● **Assignment**
Return, word for word, the lines running from the one that contains "In how many distinguishable ways can the letters of TTITK" to the final line of the listing below.

● **Data for this task**
-------

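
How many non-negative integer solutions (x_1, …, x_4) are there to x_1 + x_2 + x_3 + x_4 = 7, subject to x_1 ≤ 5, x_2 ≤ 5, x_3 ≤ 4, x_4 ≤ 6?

Without the upper bounds there are C(10,3) = 120 ways to split 7 among 4 variables.
Subtract solutions that violate a single cap (substitute x_i' = x_i − (cap_i+1)): x_1 ≥ 6 gives C(4,3) = 4; x_2 ≥ 6 gives C(4,3) = 4; x_3 ≥ 5 gives C(5,3) = 10; x_4 ≥ 7 gives C(3,3) = 1. Together 19.
No two caps can be exceeded simultaneously, so the pair terms are all 0.
By inclusion–exclusion the count is 120 − 19 + 0 = 101.

101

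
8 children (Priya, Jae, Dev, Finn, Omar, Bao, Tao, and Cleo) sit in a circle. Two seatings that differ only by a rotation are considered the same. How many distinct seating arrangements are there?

Around a circle, 8 distinct people have 8!/8 = (7)! = 5040 rotationally distinct seatings.

5040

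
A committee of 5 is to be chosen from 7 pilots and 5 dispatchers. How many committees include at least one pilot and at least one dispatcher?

770

Unrestricted: C(12,5) = 792 ways to pick any 5 of the 12.
Selections missing a whole group: no pilots → C(5,5) = 1; no dispatchers → C(7,5) = 21.
Both groups omitted at once is impossible, so 792 − 22 = 770.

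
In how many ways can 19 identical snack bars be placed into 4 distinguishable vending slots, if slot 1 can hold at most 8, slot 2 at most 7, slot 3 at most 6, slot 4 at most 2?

31

Ignoring the caps, the number of non-negative solutions to x_1+…+x_4 = 19 is C(22,3) = 1540.
Subtract solutions that violate a single cap (substitute x_i' = x_i − (cap_i+1)): x_1 ≥ 9 gives C(13,3) = 286; x_2 ≥ 8 gives C(14,3) = 364; x_3 ≥ 7 gives C(15,3) = 455; x_4 ≥ 3 gives C(19,3) = 969. Together 2074.
Add back pairs where two caps are both exceeded: 10 + 20 + 120 + 35 + 165 + 220 = 570.
Subtract triples: 0 + 0 + 1 + 4 = 5.
By inclusion–exclusion the count is 1540 − 2074 + 570 − 5 = 31.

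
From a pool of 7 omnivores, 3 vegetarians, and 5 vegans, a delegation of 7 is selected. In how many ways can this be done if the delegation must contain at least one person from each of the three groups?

Unrestricted: C(15,7) = 6435 ways to pick any 7 of the 15.
Subtract selections that omit an entire group: no omnivores → C(8,7) = 8; no vegetarians → C(12,7) = 792; no vegans → C(10,7) = 120.
Add back selections omitting two groups (i.e. drawn from a single group): C(7,7) + C(3,7) + C(5,7) = 1.
By inclusion–exclusion: 6435 − 920 + 1 = 5516.

5516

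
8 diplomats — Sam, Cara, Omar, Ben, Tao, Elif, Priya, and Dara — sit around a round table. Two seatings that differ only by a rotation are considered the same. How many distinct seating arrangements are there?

5040

Seat Sam anywhere (absorbing the rotational symmetry), then permute the other 7: (7)! = 5040.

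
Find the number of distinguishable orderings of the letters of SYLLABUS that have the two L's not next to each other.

There are 8!/(2!·2!) = 10080 arrangements of SYLLABUS in total.
If the two L's are adjacent, glue them into one block, leaving 7 items to arrange: (7)!/(2!) = 2520 ways.
Subtracting, 10080 − 2520 = 7560 arrangements keep the L's apart.

7560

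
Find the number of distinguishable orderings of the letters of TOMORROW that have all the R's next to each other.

Treat the 2 copies of R as a single block. The multiset to arrange is then {RR, M, O, O, O, T, W}, 7 items in all.
That gives (7)!/(3!) = 840 arrangements.

840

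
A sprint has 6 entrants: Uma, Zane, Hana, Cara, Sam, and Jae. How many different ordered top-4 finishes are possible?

There are 6 choices for 1st place, 5 for 2nd, and so on down to 3 for position 4.
That gives 6 × 5 × 4 × 3 = 360.

360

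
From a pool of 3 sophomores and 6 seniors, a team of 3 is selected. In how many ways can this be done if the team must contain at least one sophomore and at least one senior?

63

Unrestricted: C(9,3) = 84 ways to pick any 3 of the 9.
Selections missing a whole group: no sophomores → C(6,3) = 20; no seniors → C(3,3) = 1.
Both groups omitted at once is impossible, so 84 − 21 = 63.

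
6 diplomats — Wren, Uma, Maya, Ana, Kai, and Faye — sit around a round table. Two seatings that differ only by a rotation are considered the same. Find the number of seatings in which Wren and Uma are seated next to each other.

48

Treat {Wren, Uma} as one unit (2 internal orders) and seat the resulting 5 units around the table: (4)! circular arrangements.
So 2 × (4)! = 2 × 24 = 48.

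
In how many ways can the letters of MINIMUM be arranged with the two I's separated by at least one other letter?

300

There are 7!/(3!·2!) = 420 arrangements of MINIMUM in total.
Arrangements with the I's together: treat II as one letter, giving (6)!/(3!) = 120.
Hence 420 − 120 = 300.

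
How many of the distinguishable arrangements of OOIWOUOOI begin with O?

With the first slot taken by O, it remains to arrange the other 8 letters (OIWOUOOI).
Those 8 letters have I appearing twice and O appearing 4 times, giving (8)!/(4!·2!) = 840.

840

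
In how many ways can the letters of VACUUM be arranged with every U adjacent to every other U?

120

Treat the 2 copies of U as a single block. The multiset to arrange is then {UU, A, C, M, V}, 5 items in all.
All 5 items are distinct, so there are (5)! = 120 arrangements.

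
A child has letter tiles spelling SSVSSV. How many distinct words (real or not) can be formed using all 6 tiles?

Letter multiplicities in SSVSSV: S×4, V×2.
The number of distinct arrangements is 6!/(4!·2!) = 720/48 = 15.

15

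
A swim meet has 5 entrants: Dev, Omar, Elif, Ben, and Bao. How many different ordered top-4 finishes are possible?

There are 5 choices for 1st place, 4 for 2nd, and so on down to 2 for position 4.
That gives 5 × 4 × 3 × 2 = 120.

120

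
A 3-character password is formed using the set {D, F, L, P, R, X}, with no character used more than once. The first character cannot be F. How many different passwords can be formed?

100

The first character has 6−1 = 5 choices (anything except F).
The remaining 2 characters are filled from the other 5 symbols without repetition: 5 × 4 = 20.
Total: 5 × 20 = 100.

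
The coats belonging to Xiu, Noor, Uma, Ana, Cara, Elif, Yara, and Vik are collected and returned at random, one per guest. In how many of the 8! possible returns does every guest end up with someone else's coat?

Let Aᵢ be the assignments in which guest i gets their own coat. We want the size of the complement of A₁∪…∪A_8.
By inclusion–exclusion this is Σ_{j=0}^{8} (−1)^j C(8,j)·(8−j)!.
Computing: 40320 − 40320 + 20160 − 6720 + 1680 − 336 + 56 − 8 + 1 = 14833.

14833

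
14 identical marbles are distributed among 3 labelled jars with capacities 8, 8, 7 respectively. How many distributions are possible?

By stars and bars, unrestricted non-negative solutions to x_1+…+x_3 = 14 number C(14+2,2) = 120.
Subtract solutions that violate a single cap (substitute x_i' = x_i − (cap_i+1)): x_1 ≥ 9 gives C(7,2) = 21; x_2 ≥ 9 gives C(7,2) = 21; x_3 ≥ 8 gives C(8,2) = 28. Together 70.
No two caps can be exceeded simultaneously, so the pair terms are all 0.
By inclusion–exclusion the count is 120 − 70 + 0 = 50.

50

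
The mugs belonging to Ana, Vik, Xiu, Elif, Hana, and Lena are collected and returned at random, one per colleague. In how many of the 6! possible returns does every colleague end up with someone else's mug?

This is the derangement count D_6: permutations of 6 items with no fixed point.
By inclusion–exclusion this is Σ_{j=0}^{6} (−1)^j C(6,j)·(6−j)!.
Computing: 720 − 720 + 360 − 120 + 30 − 6 + 1 = 265.

265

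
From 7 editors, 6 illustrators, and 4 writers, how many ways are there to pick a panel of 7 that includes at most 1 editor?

Split by how many editors are chosen (0 through 1).
Sum: C(7,0)·C(10,7) + C(7,1)·C(10,6) = 120 + 1470 = 1590.

1590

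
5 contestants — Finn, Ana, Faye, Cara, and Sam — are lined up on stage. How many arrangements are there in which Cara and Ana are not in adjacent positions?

Of the 5! = 120 arrangements, those with Cara and Ana adjacent number 2 × 4! = 48 (treat the pair as a block with 2 internal orders).
So 120 − 48 = 72 arrangements keep them apart.

72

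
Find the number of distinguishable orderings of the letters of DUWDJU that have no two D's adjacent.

There are 6!/(2!·2!) = 180 arrangements of DUWDJU in total.
Arrangements with the D's together: treat DD as one letter, giving (5)!/(2!) = 60.
Hence 180 − 60 = 120.

120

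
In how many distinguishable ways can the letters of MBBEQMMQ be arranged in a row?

1680

The 8 letters of MBBEQMMQ have repeats: B appearing twice, M appearing 3 times, and Q appearing twice.
So there are 8! / (3!·2!·2!) = 1680 distinguishable arrangements.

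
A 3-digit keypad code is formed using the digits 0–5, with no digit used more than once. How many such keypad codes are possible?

120

With no repetition, fill the 3 digits in order: 6 choices, then 5, down to 4.
6 × 5 × 4 = 120.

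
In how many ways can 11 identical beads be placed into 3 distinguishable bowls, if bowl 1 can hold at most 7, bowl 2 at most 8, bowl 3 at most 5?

Ignoring the caps, the number of non-negative solutions to x_1+…+x_3 = 11 is C(13,2) = 78.
Subtract solutions that violate a single cap (substitute x_i' = x_i − (cap_i+1)): x_1 ≥ 8 gives C(5,2) = 10; x_2 ≥ 9 gives C(4,2) = 6; x_3 ≥ 6 gives C(7,2) = 21. Together 37.
No two caps can be exceeded simultaneously, so the pair terms are all 0.
By inclusion–exclusion the count is 78 − 37 + 0 = 41.

41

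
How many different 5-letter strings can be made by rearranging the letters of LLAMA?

30

Letter multiplicities in LLAMA: A×2, L×2, M×1.
So there are 5! / (2!·2!) = 30 distinguishable arrangements.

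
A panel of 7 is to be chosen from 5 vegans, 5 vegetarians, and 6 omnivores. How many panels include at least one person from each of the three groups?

10660

Total 7-person selections from all 16: C(16,7) = 11440.
Subtract selections that omit an entire group: no vegans → C(11,7) = 330; no vegetarians → C(11,7) = 330; no omnivores → C(10,7) = 120.
Add back selections omitting two groups (i.e. drawn from a single group): C(5,7) + C(5,7) + C(6,7) = 0.
By inclusion–exclusion: 11440 − 780 + 0 = 10660.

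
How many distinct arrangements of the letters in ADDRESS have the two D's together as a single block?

Treat the 2 copies of D as a single block. The multiset to arrange is then {DD, A, E, R, S, S}, 6 items in all.
That gives (6)!/(2!) = 360 arrangements.

360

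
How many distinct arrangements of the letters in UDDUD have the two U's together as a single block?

4

Treat the 2 copies of U as a single block. The multiset to arrange is then {UU, D, D, D}, 4 items in all.
That gives (4)!/(3!) = 4 arrangements.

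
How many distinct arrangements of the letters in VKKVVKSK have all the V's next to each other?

Treat the 3 copies of V as a single block. The multiset to arrange is then {VVV, K, K, K, K, S}, 6 items in all.
That gives (6)!/(4!) = 30 arrangements.

30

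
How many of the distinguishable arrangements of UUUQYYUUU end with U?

Fix U in the last position and arrange the remaining 8 letters.
Those 8 letters have U appearing 5 times and Y appearing twice, giving (8)!/(5!·2!) = 168.

168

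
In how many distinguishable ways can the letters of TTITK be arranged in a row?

20

TTITK has 5 letters with T appearing 3 times.
Dividing 5! = 120 by 3! = 6 for the repeated letters gives 20.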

-------

● **Output for this task**
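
In how many distinguishable ways can the letters of TTITK be arranged in a row?

20

TTITK has 5 letters with T appearing 3 times.
Dividing 5! = 120 by 3! = 6 for the repeated letters gives 20.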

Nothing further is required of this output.